What you have to do — Go through the data underneath and report how many lines hold the string "allowed", giving only the number.

************

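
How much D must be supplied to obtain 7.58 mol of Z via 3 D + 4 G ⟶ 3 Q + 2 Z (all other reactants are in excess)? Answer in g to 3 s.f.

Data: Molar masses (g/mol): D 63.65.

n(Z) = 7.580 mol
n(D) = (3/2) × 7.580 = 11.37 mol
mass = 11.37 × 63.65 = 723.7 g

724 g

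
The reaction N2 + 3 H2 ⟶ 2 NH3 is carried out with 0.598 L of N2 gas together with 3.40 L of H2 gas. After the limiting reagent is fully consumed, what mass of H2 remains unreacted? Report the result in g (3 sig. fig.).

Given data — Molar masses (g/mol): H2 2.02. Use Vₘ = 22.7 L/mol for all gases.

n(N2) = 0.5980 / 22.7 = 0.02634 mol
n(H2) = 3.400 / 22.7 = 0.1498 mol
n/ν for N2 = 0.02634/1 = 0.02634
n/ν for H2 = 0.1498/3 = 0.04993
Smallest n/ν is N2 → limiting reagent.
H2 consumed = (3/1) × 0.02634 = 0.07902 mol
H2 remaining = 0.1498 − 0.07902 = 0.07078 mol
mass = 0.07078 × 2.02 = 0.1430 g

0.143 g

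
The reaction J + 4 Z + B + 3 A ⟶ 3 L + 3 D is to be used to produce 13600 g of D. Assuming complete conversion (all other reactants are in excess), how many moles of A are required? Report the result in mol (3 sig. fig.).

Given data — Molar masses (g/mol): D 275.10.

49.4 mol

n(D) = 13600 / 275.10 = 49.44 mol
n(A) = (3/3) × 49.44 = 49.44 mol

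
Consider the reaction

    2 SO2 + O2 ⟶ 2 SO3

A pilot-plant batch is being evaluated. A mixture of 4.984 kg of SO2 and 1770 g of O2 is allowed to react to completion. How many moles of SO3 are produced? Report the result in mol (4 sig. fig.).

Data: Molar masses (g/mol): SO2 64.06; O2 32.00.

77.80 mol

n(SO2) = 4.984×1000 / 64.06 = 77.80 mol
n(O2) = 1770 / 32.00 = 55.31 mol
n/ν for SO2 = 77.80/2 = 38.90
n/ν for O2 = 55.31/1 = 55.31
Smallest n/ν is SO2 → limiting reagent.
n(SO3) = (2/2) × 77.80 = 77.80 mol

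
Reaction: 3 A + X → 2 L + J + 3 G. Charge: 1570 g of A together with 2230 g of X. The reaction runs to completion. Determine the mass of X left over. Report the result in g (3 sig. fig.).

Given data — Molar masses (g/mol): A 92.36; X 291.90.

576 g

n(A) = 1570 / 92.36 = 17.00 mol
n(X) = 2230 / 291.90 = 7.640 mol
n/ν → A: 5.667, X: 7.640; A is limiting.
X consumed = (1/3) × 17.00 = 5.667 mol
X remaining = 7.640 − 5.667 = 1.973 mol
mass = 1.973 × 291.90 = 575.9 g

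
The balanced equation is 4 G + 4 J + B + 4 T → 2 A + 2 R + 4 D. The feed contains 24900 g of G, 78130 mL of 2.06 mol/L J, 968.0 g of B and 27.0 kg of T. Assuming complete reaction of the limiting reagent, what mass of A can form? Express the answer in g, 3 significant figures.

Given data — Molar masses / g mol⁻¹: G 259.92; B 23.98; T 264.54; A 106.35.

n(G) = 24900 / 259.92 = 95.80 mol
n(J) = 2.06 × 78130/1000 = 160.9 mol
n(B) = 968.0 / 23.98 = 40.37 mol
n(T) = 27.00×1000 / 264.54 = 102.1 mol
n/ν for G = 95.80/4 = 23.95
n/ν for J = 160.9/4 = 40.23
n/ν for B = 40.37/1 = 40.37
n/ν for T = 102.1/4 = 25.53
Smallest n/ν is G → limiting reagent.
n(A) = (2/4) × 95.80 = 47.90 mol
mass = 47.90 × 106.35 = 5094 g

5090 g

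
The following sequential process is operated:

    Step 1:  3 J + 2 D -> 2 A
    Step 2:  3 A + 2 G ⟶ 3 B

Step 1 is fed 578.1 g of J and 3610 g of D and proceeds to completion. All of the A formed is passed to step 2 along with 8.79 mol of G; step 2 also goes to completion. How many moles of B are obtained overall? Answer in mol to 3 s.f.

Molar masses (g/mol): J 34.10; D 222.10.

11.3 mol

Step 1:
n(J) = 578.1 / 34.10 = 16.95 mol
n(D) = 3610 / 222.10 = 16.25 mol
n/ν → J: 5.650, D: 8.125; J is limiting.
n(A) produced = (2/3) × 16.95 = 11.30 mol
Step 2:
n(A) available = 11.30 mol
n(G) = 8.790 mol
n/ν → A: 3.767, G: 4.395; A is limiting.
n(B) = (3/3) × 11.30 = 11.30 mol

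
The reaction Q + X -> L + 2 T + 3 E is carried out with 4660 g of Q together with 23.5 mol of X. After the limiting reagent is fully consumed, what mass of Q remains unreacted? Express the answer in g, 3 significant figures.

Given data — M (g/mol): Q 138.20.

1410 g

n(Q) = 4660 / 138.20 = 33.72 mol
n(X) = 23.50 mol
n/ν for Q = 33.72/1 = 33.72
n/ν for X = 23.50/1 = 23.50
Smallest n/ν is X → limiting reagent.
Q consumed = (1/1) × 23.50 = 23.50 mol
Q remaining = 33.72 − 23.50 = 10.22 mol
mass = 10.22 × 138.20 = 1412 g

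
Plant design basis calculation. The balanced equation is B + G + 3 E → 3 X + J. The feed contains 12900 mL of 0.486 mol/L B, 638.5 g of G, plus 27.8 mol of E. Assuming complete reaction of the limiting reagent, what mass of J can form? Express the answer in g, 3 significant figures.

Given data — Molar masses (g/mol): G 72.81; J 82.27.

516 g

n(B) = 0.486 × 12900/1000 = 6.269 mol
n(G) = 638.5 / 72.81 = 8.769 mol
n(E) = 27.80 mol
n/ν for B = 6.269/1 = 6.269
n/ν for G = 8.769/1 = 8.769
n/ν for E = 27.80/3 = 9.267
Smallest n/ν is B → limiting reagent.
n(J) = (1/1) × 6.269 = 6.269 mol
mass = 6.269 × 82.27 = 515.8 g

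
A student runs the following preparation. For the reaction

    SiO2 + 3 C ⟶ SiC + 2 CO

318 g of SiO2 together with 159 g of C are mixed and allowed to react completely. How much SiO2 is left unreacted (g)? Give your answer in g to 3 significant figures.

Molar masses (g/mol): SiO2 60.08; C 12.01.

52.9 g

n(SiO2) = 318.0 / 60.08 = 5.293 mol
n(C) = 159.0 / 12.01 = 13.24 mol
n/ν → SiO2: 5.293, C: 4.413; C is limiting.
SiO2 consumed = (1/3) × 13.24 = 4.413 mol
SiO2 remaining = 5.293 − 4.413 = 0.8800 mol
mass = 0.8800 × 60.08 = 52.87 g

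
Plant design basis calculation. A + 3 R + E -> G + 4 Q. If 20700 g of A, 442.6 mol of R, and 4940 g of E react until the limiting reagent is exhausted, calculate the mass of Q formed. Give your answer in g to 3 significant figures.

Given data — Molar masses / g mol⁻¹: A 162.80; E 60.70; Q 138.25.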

************

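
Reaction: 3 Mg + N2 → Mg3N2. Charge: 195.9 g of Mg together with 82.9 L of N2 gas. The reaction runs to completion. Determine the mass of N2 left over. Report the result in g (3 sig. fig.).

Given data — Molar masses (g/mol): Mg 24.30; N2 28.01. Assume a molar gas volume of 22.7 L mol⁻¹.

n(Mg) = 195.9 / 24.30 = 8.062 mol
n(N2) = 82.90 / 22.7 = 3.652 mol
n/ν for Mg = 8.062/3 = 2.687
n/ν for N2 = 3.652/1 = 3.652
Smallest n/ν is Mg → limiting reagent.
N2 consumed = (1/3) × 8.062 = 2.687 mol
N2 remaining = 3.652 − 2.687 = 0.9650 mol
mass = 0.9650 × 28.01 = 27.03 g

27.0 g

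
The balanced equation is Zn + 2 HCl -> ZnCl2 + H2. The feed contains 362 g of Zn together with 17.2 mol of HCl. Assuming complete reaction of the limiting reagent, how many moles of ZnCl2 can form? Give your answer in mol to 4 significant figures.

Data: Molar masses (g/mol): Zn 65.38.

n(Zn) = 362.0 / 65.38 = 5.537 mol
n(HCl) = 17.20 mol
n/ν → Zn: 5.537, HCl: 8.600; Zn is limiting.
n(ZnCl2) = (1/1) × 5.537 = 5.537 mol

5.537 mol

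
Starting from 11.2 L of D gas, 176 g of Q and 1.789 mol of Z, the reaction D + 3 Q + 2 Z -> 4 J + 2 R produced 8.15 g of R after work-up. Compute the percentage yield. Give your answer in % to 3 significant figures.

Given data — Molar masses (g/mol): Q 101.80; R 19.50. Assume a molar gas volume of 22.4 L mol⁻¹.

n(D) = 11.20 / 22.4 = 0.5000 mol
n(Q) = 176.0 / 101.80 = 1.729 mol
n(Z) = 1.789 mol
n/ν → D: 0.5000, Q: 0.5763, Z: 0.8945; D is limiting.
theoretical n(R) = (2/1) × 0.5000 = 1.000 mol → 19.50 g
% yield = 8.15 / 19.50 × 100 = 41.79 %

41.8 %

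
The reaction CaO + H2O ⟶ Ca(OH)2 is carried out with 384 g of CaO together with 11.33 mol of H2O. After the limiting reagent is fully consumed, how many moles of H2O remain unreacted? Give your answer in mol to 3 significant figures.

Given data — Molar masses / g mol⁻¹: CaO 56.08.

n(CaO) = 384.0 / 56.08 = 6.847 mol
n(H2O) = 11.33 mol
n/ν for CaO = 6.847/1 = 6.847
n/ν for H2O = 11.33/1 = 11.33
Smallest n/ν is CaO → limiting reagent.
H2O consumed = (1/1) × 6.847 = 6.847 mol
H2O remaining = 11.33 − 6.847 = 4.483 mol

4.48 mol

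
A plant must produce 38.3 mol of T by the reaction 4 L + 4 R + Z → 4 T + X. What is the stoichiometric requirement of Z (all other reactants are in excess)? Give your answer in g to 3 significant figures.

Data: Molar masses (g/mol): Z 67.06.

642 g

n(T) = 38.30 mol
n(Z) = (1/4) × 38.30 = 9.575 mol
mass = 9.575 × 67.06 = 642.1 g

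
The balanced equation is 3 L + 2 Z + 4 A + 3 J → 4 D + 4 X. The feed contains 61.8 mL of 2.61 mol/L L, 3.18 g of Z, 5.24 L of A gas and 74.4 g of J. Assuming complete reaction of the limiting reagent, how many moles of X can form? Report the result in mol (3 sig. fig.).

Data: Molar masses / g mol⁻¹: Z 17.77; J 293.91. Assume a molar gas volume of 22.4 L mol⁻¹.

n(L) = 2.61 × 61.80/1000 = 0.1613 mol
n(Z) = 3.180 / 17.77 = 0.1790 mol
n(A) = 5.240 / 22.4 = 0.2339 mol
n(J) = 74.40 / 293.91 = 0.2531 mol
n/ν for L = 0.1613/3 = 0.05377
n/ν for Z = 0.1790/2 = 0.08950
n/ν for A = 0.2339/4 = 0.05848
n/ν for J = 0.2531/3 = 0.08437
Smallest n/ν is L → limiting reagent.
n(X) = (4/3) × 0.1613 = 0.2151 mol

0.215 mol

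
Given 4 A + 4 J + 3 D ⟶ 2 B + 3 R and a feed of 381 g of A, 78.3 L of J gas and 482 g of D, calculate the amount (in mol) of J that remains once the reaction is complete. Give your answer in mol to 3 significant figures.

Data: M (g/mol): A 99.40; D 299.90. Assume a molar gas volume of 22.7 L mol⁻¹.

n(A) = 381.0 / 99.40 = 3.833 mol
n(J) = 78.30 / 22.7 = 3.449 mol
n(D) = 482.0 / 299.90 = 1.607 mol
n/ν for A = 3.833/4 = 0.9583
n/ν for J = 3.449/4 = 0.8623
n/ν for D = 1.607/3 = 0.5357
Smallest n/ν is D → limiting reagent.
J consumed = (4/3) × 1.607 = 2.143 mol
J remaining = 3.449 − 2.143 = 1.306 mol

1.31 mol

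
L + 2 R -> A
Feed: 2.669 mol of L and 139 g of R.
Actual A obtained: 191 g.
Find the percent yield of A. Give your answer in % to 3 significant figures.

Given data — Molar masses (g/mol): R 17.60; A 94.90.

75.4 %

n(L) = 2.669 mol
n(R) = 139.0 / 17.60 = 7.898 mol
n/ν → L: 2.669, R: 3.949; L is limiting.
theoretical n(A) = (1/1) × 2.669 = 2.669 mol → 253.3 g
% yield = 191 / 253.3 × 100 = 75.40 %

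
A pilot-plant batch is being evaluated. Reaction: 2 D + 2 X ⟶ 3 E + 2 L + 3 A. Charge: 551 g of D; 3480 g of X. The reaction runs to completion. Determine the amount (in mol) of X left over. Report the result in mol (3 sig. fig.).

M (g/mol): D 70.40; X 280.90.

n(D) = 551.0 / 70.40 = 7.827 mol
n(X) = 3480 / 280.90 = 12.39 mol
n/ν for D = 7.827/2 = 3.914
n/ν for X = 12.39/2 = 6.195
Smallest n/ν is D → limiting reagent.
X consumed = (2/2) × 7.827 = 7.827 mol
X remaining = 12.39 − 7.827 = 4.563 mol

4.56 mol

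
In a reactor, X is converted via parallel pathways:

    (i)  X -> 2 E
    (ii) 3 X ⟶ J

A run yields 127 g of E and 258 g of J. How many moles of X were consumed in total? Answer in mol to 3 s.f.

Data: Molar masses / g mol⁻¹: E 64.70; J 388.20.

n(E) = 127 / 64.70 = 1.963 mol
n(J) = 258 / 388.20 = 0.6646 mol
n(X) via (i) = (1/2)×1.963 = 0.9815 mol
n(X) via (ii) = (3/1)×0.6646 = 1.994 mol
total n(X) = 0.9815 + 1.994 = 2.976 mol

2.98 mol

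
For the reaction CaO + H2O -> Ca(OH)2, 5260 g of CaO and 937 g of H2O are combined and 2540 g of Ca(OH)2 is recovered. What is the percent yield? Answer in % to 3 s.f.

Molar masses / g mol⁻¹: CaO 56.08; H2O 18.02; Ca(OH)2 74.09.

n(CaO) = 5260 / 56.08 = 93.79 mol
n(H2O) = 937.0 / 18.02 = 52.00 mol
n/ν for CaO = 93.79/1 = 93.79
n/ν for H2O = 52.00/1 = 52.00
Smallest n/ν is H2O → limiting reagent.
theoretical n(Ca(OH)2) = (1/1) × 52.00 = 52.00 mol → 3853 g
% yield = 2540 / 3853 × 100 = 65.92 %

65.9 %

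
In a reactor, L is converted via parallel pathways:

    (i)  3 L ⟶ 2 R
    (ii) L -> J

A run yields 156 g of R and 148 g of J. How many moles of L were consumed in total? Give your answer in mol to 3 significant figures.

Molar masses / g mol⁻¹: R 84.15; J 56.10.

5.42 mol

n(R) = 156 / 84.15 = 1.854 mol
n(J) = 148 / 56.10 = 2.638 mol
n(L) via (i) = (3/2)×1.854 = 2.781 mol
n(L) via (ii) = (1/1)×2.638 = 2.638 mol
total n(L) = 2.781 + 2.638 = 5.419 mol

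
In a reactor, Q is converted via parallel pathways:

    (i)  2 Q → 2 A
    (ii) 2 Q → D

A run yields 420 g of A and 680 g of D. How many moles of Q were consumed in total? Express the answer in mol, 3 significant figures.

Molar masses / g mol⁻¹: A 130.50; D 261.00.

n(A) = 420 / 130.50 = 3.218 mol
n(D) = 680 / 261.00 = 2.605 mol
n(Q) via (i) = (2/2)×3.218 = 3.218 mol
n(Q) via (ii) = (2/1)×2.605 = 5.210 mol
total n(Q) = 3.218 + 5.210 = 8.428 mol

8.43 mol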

************

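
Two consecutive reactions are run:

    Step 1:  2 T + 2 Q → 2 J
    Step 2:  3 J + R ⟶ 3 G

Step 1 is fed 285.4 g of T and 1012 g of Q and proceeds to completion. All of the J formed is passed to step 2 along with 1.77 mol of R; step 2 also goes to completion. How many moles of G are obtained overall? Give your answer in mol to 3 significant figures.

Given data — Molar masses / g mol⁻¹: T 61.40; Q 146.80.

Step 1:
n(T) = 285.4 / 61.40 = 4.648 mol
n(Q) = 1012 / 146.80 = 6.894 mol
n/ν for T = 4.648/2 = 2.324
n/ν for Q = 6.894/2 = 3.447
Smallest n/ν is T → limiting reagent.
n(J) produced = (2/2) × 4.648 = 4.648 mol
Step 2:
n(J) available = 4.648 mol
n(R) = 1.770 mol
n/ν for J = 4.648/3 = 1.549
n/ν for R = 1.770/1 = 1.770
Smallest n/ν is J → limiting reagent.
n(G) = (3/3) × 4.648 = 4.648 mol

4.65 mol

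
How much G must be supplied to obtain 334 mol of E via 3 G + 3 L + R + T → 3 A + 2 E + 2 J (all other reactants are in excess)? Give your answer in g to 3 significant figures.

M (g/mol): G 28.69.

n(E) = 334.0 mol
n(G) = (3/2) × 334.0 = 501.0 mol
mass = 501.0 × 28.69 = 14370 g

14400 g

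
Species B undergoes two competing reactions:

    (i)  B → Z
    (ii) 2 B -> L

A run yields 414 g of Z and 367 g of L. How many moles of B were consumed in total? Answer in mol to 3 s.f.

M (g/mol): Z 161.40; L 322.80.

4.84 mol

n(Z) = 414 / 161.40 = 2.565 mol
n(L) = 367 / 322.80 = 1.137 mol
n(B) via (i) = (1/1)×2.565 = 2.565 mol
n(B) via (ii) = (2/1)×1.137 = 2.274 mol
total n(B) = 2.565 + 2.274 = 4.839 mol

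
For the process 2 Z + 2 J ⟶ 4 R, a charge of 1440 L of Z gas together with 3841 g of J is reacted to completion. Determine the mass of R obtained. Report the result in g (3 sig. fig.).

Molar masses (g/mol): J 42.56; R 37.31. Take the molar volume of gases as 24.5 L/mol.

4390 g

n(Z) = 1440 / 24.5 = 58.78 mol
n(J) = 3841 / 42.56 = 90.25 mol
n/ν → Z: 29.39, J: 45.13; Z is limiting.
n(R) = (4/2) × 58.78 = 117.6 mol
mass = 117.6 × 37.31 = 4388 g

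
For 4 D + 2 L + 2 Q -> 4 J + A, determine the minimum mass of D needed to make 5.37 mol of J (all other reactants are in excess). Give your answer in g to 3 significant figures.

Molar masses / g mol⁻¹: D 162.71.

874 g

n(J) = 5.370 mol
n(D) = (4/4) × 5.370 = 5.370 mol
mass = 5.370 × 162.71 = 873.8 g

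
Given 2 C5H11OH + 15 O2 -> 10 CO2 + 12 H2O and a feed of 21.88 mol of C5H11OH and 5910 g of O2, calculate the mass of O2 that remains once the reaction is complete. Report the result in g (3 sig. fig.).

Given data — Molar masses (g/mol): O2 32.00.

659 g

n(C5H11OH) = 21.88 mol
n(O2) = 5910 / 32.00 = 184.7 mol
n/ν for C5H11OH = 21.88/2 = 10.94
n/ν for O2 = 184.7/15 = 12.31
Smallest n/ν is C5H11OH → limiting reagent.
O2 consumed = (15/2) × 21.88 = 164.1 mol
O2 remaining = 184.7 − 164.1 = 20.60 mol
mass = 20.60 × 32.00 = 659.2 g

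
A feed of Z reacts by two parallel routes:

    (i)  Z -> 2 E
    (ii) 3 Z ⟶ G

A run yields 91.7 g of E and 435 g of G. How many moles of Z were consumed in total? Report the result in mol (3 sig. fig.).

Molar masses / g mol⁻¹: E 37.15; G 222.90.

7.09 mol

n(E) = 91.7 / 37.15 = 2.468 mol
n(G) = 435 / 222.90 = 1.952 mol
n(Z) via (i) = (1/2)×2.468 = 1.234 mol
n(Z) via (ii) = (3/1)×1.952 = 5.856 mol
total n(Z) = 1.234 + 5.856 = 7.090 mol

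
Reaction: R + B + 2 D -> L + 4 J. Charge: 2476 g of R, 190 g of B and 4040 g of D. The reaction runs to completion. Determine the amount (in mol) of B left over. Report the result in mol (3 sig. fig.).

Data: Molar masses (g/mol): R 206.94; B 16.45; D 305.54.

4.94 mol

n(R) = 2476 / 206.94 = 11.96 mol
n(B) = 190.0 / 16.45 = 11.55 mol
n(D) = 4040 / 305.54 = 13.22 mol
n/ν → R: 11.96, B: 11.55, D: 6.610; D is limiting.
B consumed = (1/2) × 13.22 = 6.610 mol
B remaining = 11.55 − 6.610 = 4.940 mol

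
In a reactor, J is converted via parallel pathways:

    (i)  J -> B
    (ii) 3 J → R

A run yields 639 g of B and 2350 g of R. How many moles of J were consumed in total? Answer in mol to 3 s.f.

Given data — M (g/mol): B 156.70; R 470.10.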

************

Response below — 2